Saved data entries
▼

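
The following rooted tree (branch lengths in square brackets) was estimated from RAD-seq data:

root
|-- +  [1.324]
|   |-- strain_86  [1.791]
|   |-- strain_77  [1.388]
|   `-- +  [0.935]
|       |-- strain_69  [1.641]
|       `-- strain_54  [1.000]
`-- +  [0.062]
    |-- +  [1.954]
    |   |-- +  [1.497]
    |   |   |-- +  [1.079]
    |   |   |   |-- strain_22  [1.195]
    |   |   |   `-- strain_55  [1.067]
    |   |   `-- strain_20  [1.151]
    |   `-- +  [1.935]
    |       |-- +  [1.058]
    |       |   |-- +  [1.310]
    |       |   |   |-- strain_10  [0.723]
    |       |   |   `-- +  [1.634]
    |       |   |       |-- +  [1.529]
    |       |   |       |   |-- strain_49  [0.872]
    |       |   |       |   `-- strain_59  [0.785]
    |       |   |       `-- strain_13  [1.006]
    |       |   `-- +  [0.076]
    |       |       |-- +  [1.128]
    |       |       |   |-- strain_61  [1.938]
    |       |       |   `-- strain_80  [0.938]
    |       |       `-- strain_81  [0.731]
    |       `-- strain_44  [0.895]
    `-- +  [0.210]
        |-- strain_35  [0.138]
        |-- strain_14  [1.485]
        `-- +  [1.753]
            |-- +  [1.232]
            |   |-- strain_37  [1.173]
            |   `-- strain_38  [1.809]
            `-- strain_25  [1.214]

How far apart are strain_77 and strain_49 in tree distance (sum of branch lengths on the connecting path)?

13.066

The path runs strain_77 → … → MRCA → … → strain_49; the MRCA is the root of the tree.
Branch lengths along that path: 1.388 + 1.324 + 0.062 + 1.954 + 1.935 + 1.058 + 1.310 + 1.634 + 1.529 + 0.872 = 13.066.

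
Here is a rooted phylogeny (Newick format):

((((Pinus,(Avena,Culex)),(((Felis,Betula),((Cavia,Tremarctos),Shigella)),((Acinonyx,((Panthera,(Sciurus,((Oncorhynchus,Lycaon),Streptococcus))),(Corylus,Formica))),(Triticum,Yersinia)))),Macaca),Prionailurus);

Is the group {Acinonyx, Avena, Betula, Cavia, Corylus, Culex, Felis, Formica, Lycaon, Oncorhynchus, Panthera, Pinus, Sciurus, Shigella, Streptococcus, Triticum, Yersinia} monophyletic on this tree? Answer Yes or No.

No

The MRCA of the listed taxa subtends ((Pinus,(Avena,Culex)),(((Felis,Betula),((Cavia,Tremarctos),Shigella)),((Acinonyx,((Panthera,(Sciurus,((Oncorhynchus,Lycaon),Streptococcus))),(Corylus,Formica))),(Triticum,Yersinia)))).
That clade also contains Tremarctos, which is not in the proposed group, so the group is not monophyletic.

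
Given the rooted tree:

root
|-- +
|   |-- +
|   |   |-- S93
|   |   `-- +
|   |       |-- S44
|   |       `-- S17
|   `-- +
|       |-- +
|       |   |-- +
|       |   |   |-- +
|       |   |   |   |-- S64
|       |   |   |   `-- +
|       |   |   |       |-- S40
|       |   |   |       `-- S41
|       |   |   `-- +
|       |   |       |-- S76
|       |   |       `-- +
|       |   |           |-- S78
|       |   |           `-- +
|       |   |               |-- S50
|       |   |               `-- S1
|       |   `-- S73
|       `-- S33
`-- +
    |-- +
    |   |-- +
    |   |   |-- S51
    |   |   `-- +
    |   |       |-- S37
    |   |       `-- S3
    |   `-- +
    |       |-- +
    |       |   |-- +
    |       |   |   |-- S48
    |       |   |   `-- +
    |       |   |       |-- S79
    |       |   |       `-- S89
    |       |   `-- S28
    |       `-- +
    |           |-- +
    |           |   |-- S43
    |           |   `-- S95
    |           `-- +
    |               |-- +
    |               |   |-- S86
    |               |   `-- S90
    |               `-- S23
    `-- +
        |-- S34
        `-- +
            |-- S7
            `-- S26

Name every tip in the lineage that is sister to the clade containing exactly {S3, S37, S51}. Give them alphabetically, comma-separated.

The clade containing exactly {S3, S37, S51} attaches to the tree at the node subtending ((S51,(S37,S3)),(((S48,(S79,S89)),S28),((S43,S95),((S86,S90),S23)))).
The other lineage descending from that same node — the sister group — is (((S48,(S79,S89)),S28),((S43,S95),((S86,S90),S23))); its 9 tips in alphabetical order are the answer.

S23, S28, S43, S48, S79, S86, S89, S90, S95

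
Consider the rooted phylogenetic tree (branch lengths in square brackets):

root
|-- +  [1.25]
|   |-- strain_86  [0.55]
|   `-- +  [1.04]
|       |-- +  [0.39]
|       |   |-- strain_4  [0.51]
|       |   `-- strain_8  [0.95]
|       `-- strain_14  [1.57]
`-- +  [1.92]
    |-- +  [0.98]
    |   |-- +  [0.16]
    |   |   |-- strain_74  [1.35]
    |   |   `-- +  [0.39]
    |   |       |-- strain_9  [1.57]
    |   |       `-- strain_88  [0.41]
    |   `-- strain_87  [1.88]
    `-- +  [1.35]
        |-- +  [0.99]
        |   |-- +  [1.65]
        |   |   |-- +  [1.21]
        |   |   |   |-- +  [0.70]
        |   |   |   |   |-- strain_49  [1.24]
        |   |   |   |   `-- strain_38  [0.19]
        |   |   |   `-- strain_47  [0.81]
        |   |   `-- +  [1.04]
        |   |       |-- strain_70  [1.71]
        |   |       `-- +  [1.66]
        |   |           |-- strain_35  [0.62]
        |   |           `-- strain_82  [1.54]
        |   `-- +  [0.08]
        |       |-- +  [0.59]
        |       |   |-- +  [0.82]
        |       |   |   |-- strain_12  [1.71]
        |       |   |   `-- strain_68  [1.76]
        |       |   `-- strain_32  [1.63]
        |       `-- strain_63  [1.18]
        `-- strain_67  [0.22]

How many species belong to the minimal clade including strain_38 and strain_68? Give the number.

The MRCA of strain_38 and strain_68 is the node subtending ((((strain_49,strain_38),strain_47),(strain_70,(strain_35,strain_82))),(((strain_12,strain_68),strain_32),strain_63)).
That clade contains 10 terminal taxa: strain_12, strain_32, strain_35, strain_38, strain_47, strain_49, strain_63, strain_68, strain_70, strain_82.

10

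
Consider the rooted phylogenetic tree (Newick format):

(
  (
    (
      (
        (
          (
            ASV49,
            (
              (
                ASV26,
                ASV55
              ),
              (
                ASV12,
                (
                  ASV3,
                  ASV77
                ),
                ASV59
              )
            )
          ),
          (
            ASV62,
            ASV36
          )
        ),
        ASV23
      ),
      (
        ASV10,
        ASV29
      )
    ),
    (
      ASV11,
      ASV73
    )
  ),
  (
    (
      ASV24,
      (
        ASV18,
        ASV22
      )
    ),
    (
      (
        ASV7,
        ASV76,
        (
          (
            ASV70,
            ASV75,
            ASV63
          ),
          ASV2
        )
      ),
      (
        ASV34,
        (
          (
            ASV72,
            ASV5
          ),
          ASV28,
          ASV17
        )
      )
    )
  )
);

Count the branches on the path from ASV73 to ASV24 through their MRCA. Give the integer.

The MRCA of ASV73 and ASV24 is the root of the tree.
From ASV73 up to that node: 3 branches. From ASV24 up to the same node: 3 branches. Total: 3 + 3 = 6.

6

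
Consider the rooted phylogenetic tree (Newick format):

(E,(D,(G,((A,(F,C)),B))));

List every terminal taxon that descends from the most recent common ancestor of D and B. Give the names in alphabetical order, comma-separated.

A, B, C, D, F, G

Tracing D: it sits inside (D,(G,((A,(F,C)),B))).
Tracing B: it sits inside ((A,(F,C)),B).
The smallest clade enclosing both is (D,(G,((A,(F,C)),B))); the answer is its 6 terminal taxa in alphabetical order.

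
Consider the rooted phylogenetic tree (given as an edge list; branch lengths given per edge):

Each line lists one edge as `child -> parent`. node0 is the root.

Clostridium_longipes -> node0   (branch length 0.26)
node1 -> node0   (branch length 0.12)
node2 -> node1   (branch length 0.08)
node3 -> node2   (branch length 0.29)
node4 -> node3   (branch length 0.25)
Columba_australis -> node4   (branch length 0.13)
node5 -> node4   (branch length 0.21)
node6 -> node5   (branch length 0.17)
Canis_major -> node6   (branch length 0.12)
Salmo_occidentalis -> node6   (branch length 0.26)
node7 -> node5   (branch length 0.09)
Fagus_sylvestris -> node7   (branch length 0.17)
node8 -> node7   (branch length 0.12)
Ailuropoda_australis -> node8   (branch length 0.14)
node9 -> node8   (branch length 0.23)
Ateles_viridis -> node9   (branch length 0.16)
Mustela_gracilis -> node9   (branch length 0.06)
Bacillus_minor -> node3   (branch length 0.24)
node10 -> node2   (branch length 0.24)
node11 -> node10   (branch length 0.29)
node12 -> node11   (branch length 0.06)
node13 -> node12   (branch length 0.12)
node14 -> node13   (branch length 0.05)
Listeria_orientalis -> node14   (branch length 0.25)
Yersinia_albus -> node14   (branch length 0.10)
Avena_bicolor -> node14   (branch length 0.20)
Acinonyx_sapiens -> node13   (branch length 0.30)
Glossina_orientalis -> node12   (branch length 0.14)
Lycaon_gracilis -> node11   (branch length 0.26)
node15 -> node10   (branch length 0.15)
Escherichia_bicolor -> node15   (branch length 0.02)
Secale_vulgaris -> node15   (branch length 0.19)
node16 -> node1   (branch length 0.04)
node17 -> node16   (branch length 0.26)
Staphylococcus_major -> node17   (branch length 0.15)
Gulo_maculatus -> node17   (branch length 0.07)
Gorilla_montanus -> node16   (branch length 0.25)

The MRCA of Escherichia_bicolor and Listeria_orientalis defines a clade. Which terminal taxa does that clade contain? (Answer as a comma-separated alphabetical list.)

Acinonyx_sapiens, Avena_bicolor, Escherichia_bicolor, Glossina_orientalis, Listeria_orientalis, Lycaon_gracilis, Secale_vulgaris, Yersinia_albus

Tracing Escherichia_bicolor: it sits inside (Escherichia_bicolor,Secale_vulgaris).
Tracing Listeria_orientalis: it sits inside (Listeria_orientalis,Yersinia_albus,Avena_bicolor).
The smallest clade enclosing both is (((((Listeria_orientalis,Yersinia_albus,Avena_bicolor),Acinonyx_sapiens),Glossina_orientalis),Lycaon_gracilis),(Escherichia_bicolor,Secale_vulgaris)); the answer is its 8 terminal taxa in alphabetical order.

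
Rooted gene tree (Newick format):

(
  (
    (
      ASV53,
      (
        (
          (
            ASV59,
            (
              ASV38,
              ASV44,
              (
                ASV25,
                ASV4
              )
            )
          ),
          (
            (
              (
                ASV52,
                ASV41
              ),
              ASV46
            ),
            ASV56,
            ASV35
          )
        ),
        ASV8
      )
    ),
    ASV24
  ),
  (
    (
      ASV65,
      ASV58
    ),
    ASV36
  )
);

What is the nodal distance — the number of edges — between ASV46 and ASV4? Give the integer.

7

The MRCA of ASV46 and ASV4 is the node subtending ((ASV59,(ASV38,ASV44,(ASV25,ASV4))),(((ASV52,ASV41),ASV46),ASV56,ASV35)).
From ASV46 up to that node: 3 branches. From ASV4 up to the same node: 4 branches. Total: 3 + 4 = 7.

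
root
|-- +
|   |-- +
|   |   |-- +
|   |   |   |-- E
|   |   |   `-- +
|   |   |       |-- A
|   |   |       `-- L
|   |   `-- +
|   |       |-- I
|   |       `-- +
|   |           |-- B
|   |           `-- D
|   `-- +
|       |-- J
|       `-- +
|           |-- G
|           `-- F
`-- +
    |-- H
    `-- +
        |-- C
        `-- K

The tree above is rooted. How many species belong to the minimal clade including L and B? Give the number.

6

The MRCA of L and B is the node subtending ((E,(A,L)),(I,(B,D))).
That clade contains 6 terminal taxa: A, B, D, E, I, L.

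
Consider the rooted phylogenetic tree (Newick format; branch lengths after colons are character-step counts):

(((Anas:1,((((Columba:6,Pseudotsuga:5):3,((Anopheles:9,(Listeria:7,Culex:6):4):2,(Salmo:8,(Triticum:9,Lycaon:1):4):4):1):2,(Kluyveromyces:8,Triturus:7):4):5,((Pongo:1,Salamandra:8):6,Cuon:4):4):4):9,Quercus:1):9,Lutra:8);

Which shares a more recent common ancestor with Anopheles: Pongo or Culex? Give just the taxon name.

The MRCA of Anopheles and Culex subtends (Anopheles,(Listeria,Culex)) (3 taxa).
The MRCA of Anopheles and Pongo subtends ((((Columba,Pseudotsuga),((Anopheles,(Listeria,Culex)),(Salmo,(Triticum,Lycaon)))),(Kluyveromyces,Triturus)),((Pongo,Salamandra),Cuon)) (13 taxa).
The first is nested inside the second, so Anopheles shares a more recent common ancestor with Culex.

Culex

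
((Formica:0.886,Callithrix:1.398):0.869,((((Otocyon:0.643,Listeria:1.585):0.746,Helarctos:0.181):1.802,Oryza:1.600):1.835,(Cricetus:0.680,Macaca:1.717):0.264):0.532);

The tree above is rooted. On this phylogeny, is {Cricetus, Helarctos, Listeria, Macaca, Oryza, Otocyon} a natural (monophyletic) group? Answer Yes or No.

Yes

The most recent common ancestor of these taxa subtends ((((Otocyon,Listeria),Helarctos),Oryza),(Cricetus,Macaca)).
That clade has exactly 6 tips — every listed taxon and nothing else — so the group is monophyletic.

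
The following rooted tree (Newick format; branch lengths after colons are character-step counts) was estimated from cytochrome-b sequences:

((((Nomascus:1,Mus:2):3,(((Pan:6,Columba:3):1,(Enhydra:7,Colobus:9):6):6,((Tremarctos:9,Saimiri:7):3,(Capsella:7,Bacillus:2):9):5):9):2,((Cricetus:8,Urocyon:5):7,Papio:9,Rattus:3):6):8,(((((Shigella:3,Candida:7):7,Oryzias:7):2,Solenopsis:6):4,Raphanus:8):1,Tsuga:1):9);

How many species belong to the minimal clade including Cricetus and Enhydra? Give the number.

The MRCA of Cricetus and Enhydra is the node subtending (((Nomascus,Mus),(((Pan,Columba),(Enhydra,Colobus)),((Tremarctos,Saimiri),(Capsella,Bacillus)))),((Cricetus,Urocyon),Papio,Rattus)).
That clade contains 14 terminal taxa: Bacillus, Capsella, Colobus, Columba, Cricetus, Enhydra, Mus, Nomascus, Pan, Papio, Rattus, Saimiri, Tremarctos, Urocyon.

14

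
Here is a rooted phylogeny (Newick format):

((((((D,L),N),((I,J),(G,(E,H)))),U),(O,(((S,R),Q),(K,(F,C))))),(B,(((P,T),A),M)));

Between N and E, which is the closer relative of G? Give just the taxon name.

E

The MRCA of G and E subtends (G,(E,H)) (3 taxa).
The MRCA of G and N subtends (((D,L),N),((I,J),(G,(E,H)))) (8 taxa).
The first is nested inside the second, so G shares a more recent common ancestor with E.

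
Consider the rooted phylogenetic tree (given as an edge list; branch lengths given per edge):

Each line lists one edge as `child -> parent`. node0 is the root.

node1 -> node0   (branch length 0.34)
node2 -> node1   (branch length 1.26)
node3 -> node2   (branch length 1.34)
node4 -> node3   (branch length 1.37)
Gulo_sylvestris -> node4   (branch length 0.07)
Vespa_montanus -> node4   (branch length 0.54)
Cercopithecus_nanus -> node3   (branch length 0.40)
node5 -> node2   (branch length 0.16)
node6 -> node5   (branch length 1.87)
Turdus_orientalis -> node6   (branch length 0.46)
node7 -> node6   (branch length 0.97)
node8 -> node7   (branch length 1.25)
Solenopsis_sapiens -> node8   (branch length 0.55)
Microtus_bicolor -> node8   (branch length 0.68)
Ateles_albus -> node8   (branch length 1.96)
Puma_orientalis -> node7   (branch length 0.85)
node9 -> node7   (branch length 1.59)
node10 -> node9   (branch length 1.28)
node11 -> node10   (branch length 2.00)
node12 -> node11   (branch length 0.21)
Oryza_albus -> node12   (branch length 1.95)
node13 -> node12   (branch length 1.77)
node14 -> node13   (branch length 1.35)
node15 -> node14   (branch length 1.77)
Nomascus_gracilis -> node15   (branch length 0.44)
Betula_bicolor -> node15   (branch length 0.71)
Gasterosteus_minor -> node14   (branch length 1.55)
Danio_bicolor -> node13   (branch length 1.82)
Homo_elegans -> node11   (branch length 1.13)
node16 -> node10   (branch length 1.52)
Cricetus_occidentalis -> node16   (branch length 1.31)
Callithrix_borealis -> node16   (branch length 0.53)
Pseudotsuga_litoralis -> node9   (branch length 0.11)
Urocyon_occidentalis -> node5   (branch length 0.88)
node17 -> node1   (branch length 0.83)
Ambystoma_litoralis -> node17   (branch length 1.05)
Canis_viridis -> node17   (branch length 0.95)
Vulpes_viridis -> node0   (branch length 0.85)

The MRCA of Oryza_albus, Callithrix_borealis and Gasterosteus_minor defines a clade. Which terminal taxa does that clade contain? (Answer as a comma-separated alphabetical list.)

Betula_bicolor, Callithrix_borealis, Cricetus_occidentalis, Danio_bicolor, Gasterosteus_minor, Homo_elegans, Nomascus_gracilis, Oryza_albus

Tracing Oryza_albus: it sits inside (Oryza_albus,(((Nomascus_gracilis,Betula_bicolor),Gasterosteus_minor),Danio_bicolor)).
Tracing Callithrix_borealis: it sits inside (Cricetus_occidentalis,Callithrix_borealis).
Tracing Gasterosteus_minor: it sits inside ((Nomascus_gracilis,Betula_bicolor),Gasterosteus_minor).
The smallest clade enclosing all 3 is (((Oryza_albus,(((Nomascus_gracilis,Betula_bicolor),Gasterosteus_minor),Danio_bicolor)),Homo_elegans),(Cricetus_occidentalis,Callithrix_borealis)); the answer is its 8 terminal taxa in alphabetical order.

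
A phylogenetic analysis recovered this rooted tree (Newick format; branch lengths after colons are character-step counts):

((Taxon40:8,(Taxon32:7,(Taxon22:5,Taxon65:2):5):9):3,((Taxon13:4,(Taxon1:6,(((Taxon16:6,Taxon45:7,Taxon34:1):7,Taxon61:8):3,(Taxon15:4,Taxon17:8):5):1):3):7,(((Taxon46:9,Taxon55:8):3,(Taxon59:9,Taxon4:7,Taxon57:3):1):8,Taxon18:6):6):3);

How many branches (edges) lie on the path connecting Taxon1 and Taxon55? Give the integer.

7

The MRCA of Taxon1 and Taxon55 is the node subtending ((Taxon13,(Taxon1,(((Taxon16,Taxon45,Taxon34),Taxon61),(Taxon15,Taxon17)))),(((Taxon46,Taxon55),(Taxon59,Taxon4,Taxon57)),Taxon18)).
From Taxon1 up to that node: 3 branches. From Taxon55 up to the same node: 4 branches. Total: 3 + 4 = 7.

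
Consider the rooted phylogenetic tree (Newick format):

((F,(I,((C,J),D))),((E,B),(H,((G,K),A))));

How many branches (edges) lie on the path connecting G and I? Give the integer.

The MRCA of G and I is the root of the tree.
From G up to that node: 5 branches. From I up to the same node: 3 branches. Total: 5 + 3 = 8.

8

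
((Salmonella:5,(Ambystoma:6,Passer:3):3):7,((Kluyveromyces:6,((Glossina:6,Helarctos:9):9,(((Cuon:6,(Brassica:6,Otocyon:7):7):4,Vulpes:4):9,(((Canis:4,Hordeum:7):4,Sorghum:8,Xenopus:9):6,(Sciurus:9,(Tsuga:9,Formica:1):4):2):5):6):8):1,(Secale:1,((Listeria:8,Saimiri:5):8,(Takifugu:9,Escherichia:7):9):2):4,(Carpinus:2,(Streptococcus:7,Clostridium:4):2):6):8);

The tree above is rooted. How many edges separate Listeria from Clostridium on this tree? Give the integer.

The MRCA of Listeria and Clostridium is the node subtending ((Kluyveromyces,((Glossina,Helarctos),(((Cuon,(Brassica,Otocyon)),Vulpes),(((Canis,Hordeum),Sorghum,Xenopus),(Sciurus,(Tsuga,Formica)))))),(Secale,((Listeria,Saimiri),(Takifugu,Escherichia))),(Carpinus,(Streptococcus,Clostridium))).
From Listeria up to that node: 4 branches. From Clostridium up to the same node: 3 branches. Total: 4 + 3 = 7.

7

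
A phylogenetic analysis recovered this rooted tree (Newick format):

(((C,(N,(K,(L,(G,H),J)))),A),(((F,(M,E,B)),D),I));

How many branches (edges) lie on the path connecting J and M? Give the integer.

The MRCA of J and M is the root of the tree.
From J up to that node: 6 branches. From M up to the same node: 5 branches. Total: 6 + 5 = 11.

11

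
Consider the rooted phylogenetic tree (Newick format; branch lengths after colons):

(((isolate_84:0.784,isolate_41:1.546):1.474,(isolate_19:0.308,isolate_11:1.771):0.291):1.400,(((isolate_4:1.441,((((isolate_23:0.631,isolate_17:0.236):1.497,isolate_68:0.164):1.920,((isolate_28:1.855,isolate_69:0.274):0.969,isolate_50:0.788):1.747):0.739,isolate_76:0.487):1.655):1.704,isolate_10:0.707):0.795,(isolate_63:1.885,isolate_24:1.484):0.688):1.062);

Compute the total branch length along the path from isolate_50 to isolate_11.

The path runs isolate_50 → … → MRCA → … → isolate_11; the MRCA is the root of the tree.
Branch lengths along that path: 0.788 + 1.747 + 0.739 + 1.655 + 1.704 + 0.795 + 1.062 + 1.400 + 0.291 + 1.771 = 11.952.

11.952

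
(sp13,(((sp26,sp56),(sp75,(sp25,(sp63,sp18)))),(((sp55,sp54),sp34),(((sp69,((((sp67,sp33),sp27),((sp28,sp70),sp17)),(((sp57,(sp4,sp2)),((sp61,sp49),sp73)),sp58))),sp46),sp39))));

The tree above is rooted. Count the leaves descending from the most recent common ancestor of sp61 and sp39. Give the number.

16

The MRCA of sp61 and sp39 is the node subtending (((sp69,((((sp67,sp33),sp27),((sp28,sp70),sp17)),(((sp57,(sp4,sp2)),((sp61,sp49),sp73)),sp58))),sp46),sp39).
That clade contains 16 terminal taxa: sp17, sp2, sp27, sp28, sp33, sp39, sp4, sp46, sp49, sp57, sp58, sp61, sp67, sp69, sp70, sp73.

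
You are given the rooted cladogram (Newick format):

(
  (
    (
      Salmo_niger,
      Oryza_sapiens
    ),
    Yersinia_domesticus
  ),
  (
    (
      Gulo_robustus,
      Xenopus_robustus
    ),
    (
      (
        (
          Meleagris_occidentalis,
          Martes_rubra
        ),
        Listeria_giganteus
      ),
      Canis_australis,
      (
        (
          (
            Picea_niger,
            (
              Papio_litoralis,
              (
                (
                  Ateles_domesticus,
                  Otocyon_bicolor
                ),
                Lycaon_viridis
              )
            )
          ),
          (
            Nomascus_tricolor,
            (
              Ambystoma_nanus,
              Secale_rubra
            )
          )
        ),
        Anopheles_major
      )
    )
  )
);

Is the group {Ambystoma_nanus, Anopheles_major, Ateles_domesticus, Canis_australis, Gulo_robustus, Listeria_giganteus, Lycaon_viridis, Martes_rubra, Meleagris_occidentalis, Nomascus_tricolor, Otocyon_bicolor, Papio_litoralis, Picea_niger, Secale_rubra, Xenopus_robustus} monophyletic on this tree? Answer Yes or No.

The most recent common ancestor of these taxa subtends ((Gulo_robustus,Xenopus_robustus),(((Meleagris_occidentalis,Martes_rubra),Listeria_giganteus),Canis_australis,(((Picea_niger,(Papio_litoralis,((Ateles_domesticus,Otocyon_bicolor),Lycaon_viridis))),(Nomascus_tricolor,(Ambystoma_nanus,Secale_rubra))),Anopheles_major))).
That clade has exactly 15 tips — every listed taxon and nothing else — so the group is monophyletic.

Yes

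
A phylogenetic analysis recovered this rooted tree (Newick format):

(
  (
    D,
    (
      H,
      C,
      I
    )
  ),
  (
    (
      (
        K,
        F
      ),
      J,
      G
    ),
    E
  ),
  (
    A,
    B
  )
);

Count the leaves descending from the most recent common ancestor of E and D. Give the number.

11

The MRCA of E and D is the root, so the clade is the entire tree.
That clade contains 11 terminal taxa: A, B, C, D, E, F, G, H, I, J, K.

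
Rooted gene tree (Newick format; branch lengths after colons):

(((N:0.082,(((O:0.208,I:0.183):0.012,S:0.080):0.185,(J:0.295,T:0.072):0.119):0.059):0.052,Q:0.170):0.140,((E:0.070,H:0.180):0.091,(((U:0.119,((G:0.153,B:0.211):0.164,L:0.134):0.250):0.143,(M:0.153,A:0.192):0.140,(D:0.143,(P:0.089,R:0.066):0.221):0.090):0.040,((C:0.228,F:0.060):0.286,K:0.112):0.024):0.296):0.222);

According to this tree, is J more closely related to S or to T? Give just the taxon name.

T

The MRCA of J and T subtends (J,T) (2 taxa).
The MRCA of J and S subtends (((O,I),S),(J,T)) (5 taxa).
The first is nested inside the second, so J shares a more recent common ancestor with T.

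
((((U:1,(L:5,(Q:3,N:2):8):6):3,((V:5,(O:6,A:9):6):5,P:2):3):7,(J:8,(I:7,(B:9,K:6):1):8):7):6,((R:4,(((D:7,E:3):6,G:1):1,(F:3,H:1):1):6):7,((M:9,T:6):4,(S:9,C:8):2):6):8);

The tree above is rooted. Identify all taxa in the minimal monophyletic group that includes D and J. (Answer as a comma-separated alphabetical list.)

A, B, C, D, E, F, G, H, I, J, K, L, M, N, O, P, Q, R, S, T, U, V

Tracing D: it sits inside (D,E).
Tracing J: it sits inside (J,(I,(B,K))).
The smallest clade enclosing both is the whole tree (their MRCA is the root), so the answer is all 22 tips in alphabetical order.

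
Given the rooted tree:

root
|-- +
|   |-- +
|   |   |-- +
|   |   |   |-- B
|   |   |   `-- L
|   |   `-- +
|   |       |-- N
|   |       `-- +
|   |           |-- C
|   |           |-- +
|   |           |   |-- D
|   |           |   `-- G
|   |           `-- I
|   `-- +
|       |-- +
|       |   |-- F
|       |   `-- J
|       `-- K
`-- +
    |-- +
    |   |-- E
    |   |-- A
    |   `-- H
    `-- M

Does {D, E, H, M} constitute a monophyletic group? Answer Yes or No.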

▲

Above are the entries. Quote exactly the lines from the one bearing "Vespa_montanus -> node4" through the one bearing "Urocyon_occidentalis -> node5".

RESPONSE AREA ::
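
Vespa_montanus -> node4   (branch length 0.54)
Cercopithecus_nanus -> node3   (branch length 0.40)
node5 -> node2   (branch length 0.16)
node6 -> node5   (branch length 1.87)
Turdus_orientalis -> node6   (branch length 0.46)
node7 -> node6   (branch length 0.97)
node8 -> node7   (branch length 1.25)
Solenopsis_sapiens -> node8   (branch length 0.55)
Microtus_bicolor -> node8   (branch length 0.68)
Ateles_albus -> node8   (branch length 1.96)
Puma_orientalis -> node7   (branch length 0.85)
node9 -> node7   (branch length 1.59)
node10 -> node9   (branch length 1.28)
node11 -> node10   (branch length 2.00)
node12 -> node11   (branch length 0.21)
Oryza_albus -> node12   (branch length 1.95)
node13 -> node12   (branch length 1.77)
node14 -> node13   (branch length 1.35)
node15 -> node14   (branch length 1.77)
Nomascus_gracilis -> node15   (branch length 0.44)
Betula_bicolor -> node15   (branch length 0.71)
Gasterosteus_minor -> node14   (branch length 1.55)
Danio_bicolor -> node13   (branch length 1.82)
Homo_elegans -> node11   (branch length 1.13)
node16 -> node10   (branch length 1.52)
Cricetus_occidentalis -> node16   (branch length 1.31)
Callithrix_borealis -> node16   (branch length 0.53)
Pseudotsuga_litoralis -> node9   (branch length 0.11)
Urocyon_occidentalis -> node5   (branch length 0.88)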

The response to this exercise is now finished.